## Information given
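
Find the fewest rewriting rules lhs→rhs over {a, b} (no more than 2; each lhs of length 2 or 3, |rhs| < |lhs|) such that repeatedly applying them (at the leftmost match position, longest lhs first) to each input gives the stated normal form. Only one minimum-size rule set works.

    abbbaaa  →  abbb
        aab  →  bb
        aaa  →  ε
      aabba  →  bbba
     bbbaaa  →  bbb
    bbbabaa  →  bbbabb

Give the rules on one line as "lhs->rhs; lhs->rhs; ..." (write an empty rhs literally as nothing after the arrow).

  | abbbaaa => abbb
  | aab => bb
  | aaa => ε
  | aabba => bbba

aa->b; aaa->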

## What you will do
Retype every line above with nothing changed.

## Answer to this task
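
Find the fewest rewriting rules lhs→rhs over {a, b} (no more than 2; each lhs of length 2 or 3, |rhs| < |lhs|) such that repeatedly applying them (at the leftmost match position, longest lhs first) to each input gives the stated normal form. Only one minimum-size rule set works.

    abbbaaa  →  abbb
        aab  →  bb
        aaa  →  ε
      aabba  →  bbba
     bbbaaa  →  bbb
    bbbabaa  →  bbbabb

Give the rules on one line as "lhs->rhs; lhs->rhs; ..." (write an empty rhs literally as nothing after the arrow).

  | abbbaaa => abbb
  | aab => bb
  | aaa => ε
  | aabba => bbba

aa->b; aaa->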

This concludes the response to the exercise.